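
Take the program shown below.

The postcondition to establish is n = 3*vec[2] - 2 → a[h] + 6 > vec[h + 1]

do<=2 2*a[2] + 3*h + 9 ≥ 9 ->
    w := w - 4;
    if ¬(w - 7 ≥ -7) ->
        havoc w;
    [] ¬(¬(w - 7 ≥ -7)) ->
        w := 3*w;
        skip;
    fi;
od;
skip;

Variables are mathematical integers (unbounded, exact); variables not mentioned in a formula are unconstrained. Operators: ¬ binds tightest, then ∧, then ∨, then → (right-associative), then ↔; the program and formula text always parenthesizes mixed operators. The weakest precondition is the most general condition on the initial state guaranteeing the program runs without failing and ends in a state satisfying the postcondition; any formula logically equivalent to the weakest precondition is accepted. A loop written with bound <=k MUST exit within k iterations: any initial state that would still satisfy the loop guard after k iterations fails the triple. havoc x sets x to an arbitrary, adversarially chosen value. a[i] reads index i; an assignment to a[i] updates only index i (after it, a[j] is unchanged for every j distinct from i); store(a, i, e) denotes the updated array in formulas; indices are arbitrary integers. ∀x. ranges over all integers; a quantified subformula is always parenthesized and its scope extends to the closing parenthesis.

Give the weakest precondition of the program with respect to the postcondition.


Working backward. After the program, the postcondition n = 3*vec[2] - 2 → a[h] + 6 > vec[h + 1] must hold; in canonical form it is n = 3*vec[2] - 2 → a[h] > vec[h + 1] - 6.
Before skip: n = 3*vec[2] - 2 → a[h] > vec[h + 1] - 6
Before the loop (bound <=2), unroll the exhaustion recursion (WP_0 = exit-now case; WP_j = one more guarded iteration, up to j = 2):
  WP_0: (¬(2*a[2] + 3*h ≥ 0)) ∧ (n = 3*vec[2] - 2 → a[h] > vec[h + 1] - 6)
  WP_1: (2*a[2] + 3*h ≥ 0 → (((¬(w ≥ 4)) → ((¬(2*a[2] + 3*h ≥ 0)) ∧ (n = 3*vec[2] - 2 → a[h] > vec[h + 1] - 6))) ∧ (w ≥ 4 → ((¬(2*a[2] + 3*h ≥ 0)) ∧ (n = 3*vec[2] - 2 → a[h] > vec[h + 1] - 6))))) ∧ ((¬(2*a[2] + 3*h ≥ 0)) → (n = 3*vec[2] - 2 → a[h] > vec[h + 1] - 6))
  WP_2: (2*a[2] + 3*h ≥ 0 → (((¬(w ≥ 4)) → (∀w_1. ((2*a[2] + 3*h ≥ 0 → (((¬(w_1 ≥ 4)) → ((¬(2*a[2] + 3*h ≥ 0)) ∧ (n = 3*vec[2] - 2 → a[h] > vec[h + 1] - 6))) ∧ (w_1 ≥ 4 → ((¬(2*a[2] + 3*h ≥ 0)) ∧ (n = 3*vec[2] - 2 → a[h] > vec[h + 1] - 6))))) ∧ ((¬(2*a[2] + 3*h ≥ 0)) → (n = 3*vec[2] - 2 → a[h] > vec[h + 1] - 6))))) ∧ (w ≥ 4 → ((2*a[2] + 3*h ≥ 0 → (((¬(3*w ≥ 16)) → ((¬(2*a[2] + 3*h ≥ 0)) ∧ (n = 3*vec[2] - 2 → a[h] > vec[h + 1] - 6))) ∧ (3*w ≥ 16 → ((¬(2*a[2] + 3*h ≥ 0)) ∧ (n = 3*vec[2] - 2 → a[h] > vec[h + 1] - 6))))) ∧ ((¬(2*a[2] + 3*h ≥ 0)) → (n = 3*vec[2] - 2 → a[h] > vec[h + 1] - 6)))))) ∧ ((¬(2*a[2] + 3*h ≥ 0)) → (n = 3*vec[2] - 2 → a[h] > vec[h + 1] - 6))
So before the loop: (2*a[2] + 3*h ≥ 0 → (((¬(w ≥ 4)) → (∀w_1. ((2*a[2] + 3*h ≥ 0 → (((¬(w_1 ≥ 4)) → ((¬(2*a[2] + 3*h ≥ 0)) ∧ (n = 3*vec[2] - 2 → a[h] > vec[h + 1] - 6))) ∧ (w_1 ≥ 4 → ((¬(2*a[2] + 3*h ≥ 0)) ∧ (n = 3*vec[2] - 2 → a[h] > vec[h + 1] - 6))))) ∧ ((¬(2*a[2] + 3*h ≥ 0)) → (n = 3*vec[2] - 2 → a[h] > vec[h + 1] - 6))))) ∧ (w ≥ 4 → ((2*a[2] + 3*h ≥ 0 → (((¬(3*w ≥ 16)) → ((¬(2*a[2] + 3*h ≥ 0)) ∧ (n = 3*vec[2] - 2 → a[h] > vec[h + 1] - 6))) ∧ (3*w ≥ 16 → ((¬(2*a[2] + 3*h ≥ 0)) ∧ (n = 3*vec[2] - 2 → a[h] > vec[h + 1] - 6))))) ∧ ((¬(2*a[2] + 3*h ≥ 0)) → (n = 3*vec[2] - 2 → a[h] > vec[h + 1] - 6)))))) ∧ ((¬(2*a[2] + 3*h ≥ 0)) → (n = 3*vec[2] - 2 → a[h] > vec[h + 1] - 6))
Answer: WP = (2*a[2] + 3*h ≥ 0 → (((¬(w ≥ 4)) → (∀w_1. ((2*a[2] + 3*h ≥ 0 → (((¬(w_1 ≥ 4)) → ((¬(2*a[2] + 3*h ≥ 0)) ∧ (n = 3*vec[2] - 2 → a[h] > vec[h + 1] - 6))) ∧ (w_1 ≥ 4 → ((¬(2*a[2] + 3*h ≥ 0)) ∧ (n = 3*vec[2] - 2 → a[h] > vec[h + 1] - 6))))) ∧ ((¬(2*a[2] + 3*h ≥ 0)) → (n = 3*vec[2] - 2 → a[h] > vec[h + 1] - 6))))) ∧ (w ≥ 4 → ((2*a[2] + 3*h ≥ 0 → (((¬(3*w ≥ 16)) → ((¬(2*a[2] + 3*h ≥ 0)) ∧ (n = 3*vec[2] - 2 → a[h] > vec[h + 1] - 6))) ∧ (3*w ≥ 16 → ((¬(2*a[2] + 3*h ≥ 0)) ∧ (n = 3*vec[2] - 2 → a[h] > vec[h + 1] - 6))))) ∧ ((¬(2*a[2] + 3*h ≥ 0)) → (n = 3*vec[2] - 2 → a[h] > vec[h + 1] - 6)))))) ∧ ((¬(2*a[2] + 3*h ≥ 0)) → (n = 3*vec[2] - 2 → a[h] > vec[h + 1] - 6))


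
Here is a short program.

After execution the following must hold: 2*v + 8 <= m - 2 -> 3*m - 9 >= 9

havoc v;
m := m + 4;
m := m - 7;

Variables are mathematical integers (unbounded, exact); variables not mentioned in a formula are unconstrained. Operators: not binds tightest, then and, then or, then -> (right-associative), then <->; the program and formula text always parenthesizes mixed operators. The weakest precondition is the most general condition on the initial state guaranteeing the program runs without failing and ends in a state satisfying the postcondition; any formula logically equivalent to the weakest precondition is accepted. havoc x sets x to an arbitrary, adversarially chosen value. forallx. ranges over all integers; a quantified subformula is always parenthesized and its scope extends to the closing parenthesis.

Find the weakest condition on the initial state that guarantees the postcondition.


Working backward. After the program, the postcondition 2*v + 8 <= m - 2 -> 3*m - 9 >= 9 must hold; in canonical form it is 2*v <= m - 10 -> 3*m >= 18.
Before m := m - 7: 2*v <= m - 17 -> 3*m >= 39
Before m := m + 4: 2*v <= m - 13 -> 3*m >= 27
Before havoc v: forall v_1. (2*v_1 <= m - 13 -> 3*m >= 27)
Answer: WP = forall v_1. (2*v_1 <= m - 13 -> 3*m >= 27)


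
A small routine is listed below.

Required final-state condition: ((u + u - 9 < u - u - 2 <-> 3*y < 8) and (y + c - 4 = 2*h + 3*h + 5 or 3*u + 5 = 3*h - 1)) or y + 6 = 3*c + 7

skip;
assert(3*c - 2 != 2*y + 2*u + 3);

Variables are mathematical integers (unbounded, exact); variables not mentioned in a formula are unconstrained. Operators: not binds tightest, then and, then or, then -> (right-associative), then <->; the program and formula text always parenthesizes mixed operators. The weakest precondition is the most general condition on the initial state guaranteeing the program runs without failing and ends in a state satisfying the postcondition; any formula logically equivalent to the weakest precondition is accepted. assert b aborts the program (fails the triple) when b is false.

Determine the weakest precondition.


Working backward. After the program, the postcondition ((u + u - 9 < u - u - 2 <-> 3*y < 8) and (y + c - 4 = 2*h + 3*h + 5 or 3*u + 5 = 3*h - 1)) or y + 6 = 3*c + 7 must hold; in canonical form it is ((2*u < 7 <-> 3*y < 8) and (c + y = 5*h + 9 or 3*u = 3*h - 6)) or y = 3*c + 1.
Before assert 3*c - 2 != 2*y + 2*u + 3: 3*c != 2*u + 2*y + 5 and (((2*u < 7 <-> 3*y < 8) and (c + y = 5*h + 9 or 3*u = 3*h - 6)) or y = 3*c + 1)
Before skip: 3*c != 2*u + 2*y + 5 and (((2*u < 7 <-> 3*y < 8) and (c + y = 5*h + 9 or 3*u = 3*h - 6)) or y = 3*c + 1)
Answer: WP = 3*c != 2*u + 2*y + 5 and (((2*u < 7 <-> 3*y < 8) and (c + y = 5*h + 9 or 3*u = 3*h - 6)) or y = 3*c + 1)


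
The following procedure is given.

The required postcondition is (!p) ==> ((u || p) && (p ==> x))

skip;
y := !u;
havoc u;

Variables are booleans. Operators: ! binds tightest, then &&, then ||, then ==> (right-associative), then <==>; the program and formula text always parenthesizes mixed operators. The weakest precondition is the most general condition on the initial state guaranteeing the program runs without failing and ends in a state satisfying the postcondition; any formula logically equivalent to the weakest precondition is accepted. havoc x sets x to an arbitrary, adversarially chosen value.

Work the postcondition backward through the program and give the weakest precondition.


Working backward. After the program, (!p) ==> ((u || p) && (p ==> x)) must hold.
Before havoc u: ((!p) ==> (p ==> x)) && ((!p) ==> (p && (p ==> x)))
Before y := !u: ((!p) ==> (p ==> x)) && ((!p) ==> (p && (p ==> x)))
Before skip: ((!p) ==> (p ==> x)) && ((!p) ==> (p && (p ==> x)))
Answer: WP = ((!p) ==> (p ==> x)) && ((!p) ==> (p && (p ==> x)))


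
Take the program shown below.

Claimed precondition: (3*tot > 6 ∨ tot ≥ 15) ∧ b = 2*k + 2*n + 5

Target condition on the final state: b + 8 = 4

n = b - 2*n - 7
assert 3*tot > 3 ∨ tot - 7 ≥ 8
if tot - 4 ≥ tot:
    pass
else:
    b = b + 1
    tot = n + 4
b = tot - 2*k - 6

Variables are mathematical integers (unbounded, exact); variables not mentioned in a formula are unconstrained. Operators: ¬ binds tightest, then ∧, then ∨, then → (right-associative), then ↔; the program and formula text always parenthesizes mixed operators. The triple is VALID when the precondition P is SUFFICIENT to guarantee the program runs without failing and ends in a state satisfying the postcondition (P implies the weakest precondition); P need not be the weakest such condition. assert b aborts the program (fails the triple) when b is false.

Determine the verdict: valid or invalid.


Working backward. After the program, the postcondition b + 8 = 4 must hold; in canonical form it is b = -4.
Before b := tot - 2*k - 6: tot = 2*k + 2
Then branch requires tot = 2*k + 2; else branch requires n = 2*k - 2.
Before the if: n = 2*k - 2
Before assert 3*tot > 3 ∨ tot - 7 ≥ 8: (3*tot > 3 ∨ tot ≥ 15) ∧ n = 2*k - 2
Before n := b - 2*n - 7: (3*tot > 3 ∨ tot ≥ 15) ∧ b = 2*k + 2*n + 5
The weakest precondition is (3*tot > 3 ∨ tot ≥ 15) ∧ b = 2*k + 2*n + 5.
Check whether (3*tot > 6 ∨ tot ≥ 15) ∧ b = 2*k + 2*n + 5 implies it.
Every state satisfying the precondition satisfies the weakest precondition: the implication holds.
Answer: valid


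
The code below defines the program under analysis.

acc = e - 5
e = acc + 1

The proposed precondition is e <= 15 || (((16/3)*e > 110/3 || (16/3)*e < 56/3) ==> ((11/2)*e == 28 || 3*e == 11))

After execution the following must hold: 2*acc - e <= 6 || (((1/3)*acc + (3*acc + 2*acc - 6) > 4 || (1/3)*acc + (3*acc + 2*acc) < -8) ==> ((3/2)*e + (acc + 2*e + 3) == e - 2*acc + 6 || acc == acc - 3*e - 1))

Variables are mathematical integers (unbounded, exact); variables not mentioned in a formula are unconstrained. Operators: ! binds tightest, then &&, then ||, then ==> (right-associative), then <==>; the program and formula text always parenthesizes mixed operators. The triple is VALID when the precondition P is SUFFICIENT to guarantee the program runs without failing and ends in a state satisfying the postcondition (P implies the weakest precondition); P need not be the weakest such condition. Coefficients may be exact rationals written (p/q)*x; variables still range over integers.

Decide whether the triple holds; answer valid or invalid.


Working backward. After the program, the postcondition 2*acc - e <= 6 || (((1/3)*acc + (3*acc + 2*acc - 6) > 4 || (1/3)*acc + (3*acc + 2*acc) < -8) ==> ((3/2)*e + (acc + 2*e + 3) == e - 2*acc + 6 || acc == acc - 3*e - 1)) must hold; in canonical form it is 2*acc <= e + 6 || (((16/3)*acc > 10 || (16/3)*acc < -8) ==> (3*acc + (5/2)*e == 3 || 3*e == -1)).
Before e := acc + 1: acc <= 7 || (((16/3)*acc > 10 || (16/3)*acc < -8) ==> ((11/2)*acc == 1/2 || 3*acc == -4))
Before acc := e - 5: e <= 12 || (((16/3)*e > 110/3 || (16/3)*e < 56/3) ==> ((11/2)*e == 28 || 3*e == 11))
The weakest precondition is e <= 12 || (((16/3)*e > 110/3 || (16/3)*e < 56/3) ==> ((11/2)*e == 28 || 3*e == 11)).
Check whether e <= 15 || (((16/3)*e > 110/3 || (16/3)*e < 56/3) ==> ((11/2)*e == 28 || 3*e == 11)) implies it.
Countermodel: at the initial state e = 13, the precondition holds but the weakest precondition fails.
Answer: invalid


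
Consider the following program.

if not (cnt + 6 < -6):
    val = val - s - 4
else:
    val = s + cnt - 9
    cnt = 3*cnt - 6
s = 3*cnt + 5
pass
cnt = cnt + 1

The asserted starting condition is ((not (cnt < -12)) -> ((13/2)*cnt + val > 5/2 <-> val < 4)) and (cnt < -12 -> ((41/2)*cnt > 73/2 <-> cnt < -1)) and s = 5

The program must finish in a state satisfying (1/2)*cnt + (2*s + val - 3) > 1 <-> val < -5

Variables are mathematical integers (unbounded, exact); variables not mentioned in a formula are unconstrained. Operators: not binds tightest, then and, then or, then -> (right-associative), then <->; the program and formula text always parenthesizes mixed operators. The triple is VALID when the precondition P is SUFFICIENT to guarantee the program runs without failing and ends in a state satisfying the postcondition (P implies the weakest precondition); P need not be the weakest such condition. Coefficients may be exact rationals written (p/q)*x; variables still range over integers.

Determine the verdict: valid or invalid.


Working backward. After the program, the postcondition (1/2)*cnt + (2*s + val - 3) > 1 <-> val < -5 must hold; in canonical form it is (1/2)*cnt + 2*s + val > 4 <-> val < -5.
Before cnt := cnt + 1: (1/2)*cnt + 2*s + val > 7/2 <-> val < -5
Before skip: (1/2)*cnt + 2*s + val > 7/2 <-> val < -5
Before s := 3*cnt + 5: (13/2)*cnt + val > -13/2 <-> val < -5
Then branch requires (13/2)*cnt + val > s - 5/2 <-> val < s - 1; else branch requires (41/2)*cnt + s > 83/2 <-> cnt + s < 4.
Before the if: ((not (cnt < -12)) -> ((13/2)*cnt + val > s - 5/2 <-> val < s - 1)) and (cnt < -12 -> ((41/2)*cnt + s > 83/2 <-> cnt + s < 4))
The weakest precondition is ((not (cnt < -12)) -> ((13/2)*cnt + val > s - 5/2 <-> val < s - 1)) and (cnt < -12 -> ((41/2)*cnt + s > 83/2 <-> cnt + s < 4)).
Check whether ((not (cnt < -12)) -> ((13/2)*cnt + val > 5/2 <-> val < 4)) and (cnt < -12 -> ((41/2)*cnt > 73/2 <-> cnt < -1)) and s = 5 implies it.
Every state satisfying the precondition satisfies the weakest precondition: the implication holds.
Answer: valid


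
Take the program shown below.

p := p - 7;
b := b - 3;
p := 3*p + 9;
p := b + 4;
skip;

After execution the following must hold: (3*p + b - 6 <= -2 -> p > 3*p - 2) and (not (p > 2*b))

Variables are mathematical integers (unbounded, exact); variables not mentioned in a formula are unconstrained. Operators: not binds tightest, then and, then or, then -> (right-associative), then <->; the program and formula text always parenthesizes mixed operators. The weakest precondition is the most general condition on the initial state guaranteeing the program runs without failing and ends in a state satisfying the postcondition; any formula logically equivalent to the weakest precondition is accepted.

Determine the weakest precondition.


Working backward. After the program, the postcondition (3*p + b - 6 <= -2 -> p > 3*p - 2) and (not (p > 2*b)) must hold; in canonical form it is (b + 3*p <= 4 -> 2*p < 2) and (not (p > 2*b)).
Before skip: (b + 3*p <= 4 -> 2*p < 2) and (not (p > 2*b))
Before p := b + 4: (4*b <= -8 -> 2*b < -6) and (not (b < 4))
Before p := 3*p + 9: (4*b <= -8 -> 2*b < -6) and (not (b < 4))
Before b := b - 3: (4*b <= 4 -> 2*b < 0) and (not (b < 7))
Before p := p - 7: (4*b <= 4 -> 2*b < 0) and (not (b < 7))
Answer: WP = (4*b <= 4 -> 2*b < 0) and (not (b < 7))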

◇ ◇ ◇

*YOUR TASK*
Using the entries above, give back exactly the line containing "do<=2 2*a[2] + 3*h + 9 ≥ 9 ->", the line containing "accepted. A loop", and every line between them, and nothing else.

*EXERCISE SOLUTION*
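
do<=2 2*a[2] + 3*h + 9 ≥ 9 ->
    w := w - 4;
    if ¬(w - 7 ≥ -7) ->
        havoc w;
    [] ¬(¬(w - 7 ≥ -7)) ->
        w := 3*w;
        skip;
    fi;
od;
skip;

Variables are mathematical integers (unbounded, exact); variables not mentioned in a formula are unconstrained. Operators: ¬ binds tightest, then ∧, then ∨, then → (right-associative), then ↔; the program and formula text always parenthesizes mixed operators. The weakest precondition is the most general condition on the initial state guaranteeing the program runs without failing and ends in a state satisfying the postcondition; any formula logically equivalent to the weakest precondition is accepted. A loop written with bound <=k MUST exit within k iterations: any initial state that would still satisfy the loop guard after k iterations fails the triple. havoc x sets x to an arbitrary, adversarially chosen value. a[i] reads index i; an assignment to a[i] updates only index i (after it, a[j] is unchanged for every j distinct from i); store(a, i, e) denotes the updated array in formulas; indices are arbitrary integers. ∀x. ranges over all integers; a quantified subformula is always parenthesized and its scope extends to the closing parenthesis.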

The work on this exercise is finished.